PROBLEM REQUIREMENTS: Read the records and gather each line that includes "reports".

Start of Block

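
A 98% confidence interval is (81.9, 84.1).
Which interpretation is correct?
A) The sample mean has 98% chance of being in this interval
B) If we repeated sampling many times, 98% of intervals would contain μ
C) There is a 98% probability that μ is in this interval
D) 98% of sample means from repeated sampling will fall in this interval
B

A) Wrong — x̄ is observed and sits in the interval by construction.
B) Correct — this is the frequentist long-run coverage interpretation.
C) Wrong — μ is fixed; the randomness lives in the interval, not in μ.
D) Wrong — coverage applies to intervals containing μ, not to future x̄ values.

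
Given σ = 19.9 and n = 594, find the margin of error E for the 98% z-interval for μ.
Margin of error = 1.90

Margin of error = z* · σ/√n
= 2.326 · 19.9/√594
= 2.326 · 19.9/24.3721
= 1.90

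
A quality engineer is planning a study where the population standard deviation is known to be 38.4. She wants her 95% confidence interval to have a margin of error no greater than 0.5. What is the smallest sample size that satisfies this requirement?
n ≥ 22659

For margin E ≤ 0.5:
n ≥ (z* · σ / E)²
n ≥ (1.960 · 38.4 / 0.5)²
n ≥ 22658.68

Minimum n = 22659 (rounding up)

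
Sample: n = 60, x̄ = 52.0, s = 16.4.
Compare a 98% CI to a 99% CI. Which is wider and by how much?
99% CI is wider by 1.15

df = 59
98% CI: t* = 2.391, (46.94, 57.06), width = 2 · t* · s/√n = 10.12
99% CI: t* = 2.662, (46.36, 57.64), width = 2 · t* · s/√n = 11.27

The 99% CI is wider by 11.27 - 10.12 = 1.15.
Higher confidence requires a wider interval.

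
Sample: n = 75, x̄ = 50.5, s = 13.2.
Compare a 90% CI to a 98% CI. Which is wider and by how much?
98% CI is wider by 2.17

df = 74
90% CI: t* = 1.666, (47.96, 53.04), width = 2 · t* · s/√n = 5.08
98% CI: t* = 2.378, (46.88, 54.12), width = 2 · t* · s/√n = 7.25

The 98% CI is wider by 7.25 - 5.08 = 2.17.
Higher confidence requires a wider interval.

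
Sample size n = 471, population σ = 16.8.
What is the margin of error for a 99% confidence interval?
Margin of error = 1.99

Margin of error = z* · σ/√n
= 2.576 · 16.8/√471
= 2.576 · 16.8/21.7025
= 1.99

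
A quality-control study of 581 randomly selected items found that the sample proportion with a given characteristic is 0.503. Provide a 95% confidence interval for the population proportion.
(0.462, 0.544)

Proportion CI:
SE = √(p̂(1-p̂)/n) = √(0.503 · 0.497 / 581) = 0.02074

z* = 1.960
Margin = z* · SE = 1.960 · 0.02074 = 0.0407

CI: 0.503 ± 0.0407 = (0.462, 0.544)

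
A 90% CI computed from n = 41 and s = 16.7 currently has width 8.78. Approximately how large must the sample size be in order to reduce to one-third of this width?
n ≈ 369

CI width ∝ 1/√n
To reduce width by factor 3, need √n to grow by 3 → need 3² = 9 times as many samples.

Current: n = 41, width = 8.78
New: n = 369, width ≈ 2.87

Width reduced by factor of 8.78/2.87 = 3.06.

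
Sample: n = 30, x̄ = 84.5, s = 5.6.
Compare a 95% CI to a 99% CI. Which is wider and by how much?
99% CI is wider by 1.46

df = 29
95% CI: t* = 2.045, (82.41, 86.59), width = 2 · t* · s/√n = 4.18
99% CI: t* = 2.756, (81.68, 87.32), width = 2 · t* · s/√n = 5.64

The 99% CI is wider by 5.64 - 4.18 = 1.46.
Higher confidence requires a wider interval.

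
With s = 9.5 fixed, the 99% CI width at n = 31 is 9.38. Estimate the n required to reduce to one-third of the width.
n ≈ 279

CI width ∝ 1/√n
To reduce width by factor 3, need √n to grow by 3 → need 3² = 9 times as many samples.

Current: n = 31, width = 9.38
New: n = 279, width ≈ 2.95

Width reduced by factor of 9.38/2.95 = 3.18.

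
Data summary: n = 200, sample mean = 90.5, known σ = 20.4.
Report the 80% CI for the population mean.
(88.65, 92.35)

z-interval (σ known):
z* = 1.282 for 80% confidence

Margin of error = z* · σ/√n = 1.282 · 20.4/√200 = 1.85

CI: (90.5 - 1.85, 90.5 + 1.85) = (88.65, 92.35)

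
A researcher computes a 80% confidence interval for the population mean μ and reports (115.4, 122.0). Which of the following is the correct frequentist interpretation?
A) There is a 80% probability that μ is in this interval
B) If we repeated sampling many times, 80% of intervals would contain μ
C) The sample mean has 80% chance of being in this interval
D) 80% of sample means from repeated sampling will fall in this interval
B

A) Wrong — μ is fixed; the randomness lives in the interval, not in μ.
B) Correct — this is the frequentist long-run coverage interpretation.
C) Wrong — x̄ is observed and sits in the interval by construction.
D) Wrong — coverage applies to intervals containing μ, not to future x̄ values.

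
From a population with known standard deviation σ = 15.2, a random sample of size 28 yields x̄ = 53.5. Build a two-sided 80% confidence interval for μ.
(49.82, 57.18)

z-interval (σ known):
z* = 1.282 for 80% confidence

Margin of error = z* · σ/√n = 1.282 · 15.2/√28 = 3.68

CI: (53.5 - 3.68, 53.5 + 3.68) = (49.82, 57.18)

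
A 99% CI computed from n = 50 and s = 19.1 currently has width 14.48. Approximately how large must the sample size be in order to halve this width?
n ≈ 200

CI width ∝ 1/√n
To reduce width by factor 2, need √n to grow by 2 → need 2² = 4 times as many samples.

Current: n = 50, width = 14.48
New: n = 200, width ≈ 7.03

Width reduced by factor of 14.48/7.03 = 2.06.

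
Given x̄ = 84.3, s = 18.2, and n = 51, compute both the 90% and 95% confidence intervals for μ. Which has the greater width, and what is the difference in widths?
95% CI is wider by 1.70

df = 50
90% CI: t* = 1.676, (80.03, 88.57), width = 2 · t* · s/√n = 8.54
95% CI: t* = 2.009, (79.18, 89.42), width = 2 · t* · s/√n = 10.24

The 95% CI is wider by 10.24 - 8.54 = 1.70.
Higher confidence requires a wider interval.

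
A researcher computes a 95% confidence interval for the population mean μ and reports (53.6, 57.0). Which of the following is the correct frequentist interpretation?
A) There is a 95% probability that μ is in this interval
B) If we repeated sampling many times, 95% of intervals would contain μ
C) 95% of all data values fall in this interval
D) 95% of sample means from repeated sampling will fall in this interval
B

A) Wrong — μ is fixed; the randomness lives in the interval, not in μ.
B) Correct — this is the frequentist long-run coverage interpretation.
C) Wrong — a CI is about the parameter μ, not individual data values.
D) Wrong — coverage applies to intervals containing μ, not to future x̄ values.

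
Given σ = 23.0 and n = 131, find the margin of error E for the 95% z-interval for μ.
Margin of error = 3.94

Margin of error = z* · σ/√n
= 1.960 · 23.0/√131
= 1.960 · 23.0/11.4455
= 3.94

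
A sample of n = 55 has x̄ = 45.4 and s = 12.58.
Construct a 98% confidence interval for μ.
(41.33, 49.47)

t-interval (σ unknown):
df = n - 1 = 54
t* = 2.397 for 98% confidence

Margin of error = t* · s/√n = 2.397 · 12.58/√55 = 4.07

CI: (41.33, 49.47)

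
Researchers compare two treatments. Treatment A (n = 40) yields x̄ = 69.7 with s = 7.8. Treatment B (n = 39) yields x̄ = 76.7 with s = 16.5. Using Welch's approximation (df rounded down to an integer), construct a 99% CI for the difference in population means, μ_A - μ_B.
(-14.79, 0.79)

Difference: x̄₁ - x̄₂ = -7.00
SE = √(s₁²/n₁ + s₂²/n₂) = √(7.8²/40 + 16.5²/39) = 2.9158
df = 53.87 → 53 (Welch–Satterthwaite, rounded down)
t* = 2.672

CI: -7.00 ± 2.672 · 2.9158 = -7.00 ± 7.79 = (-14.79, 0.79)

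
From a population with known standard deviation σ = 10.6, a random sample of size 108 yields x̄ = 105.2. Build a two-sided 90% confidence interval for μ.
(103.52, 106.88)

z-interval (σ known):
z* = 1.645 for 90% confidence

Margin of error = z* · σ/√n = 1.645 · 10.6/√108 = 1.68

CI: (105.2 - 1.68, 105.2 + 1.68) = (103.52, 106.88)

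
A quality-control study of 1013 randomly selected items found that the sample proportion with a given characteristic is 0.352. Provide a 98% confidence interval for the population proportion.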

End of Block

PROBLEM SOLUTION:
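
A researcher computes a 80% confidence interval for the population mean μ and reports (115.4, 122.0). Which of the following is the correct frequentist interpretation?
A researcher computes a 95% confidence interval for the population mean μ and reports (53.6, 57.0). Which of the following is the correct frequentist interpretation?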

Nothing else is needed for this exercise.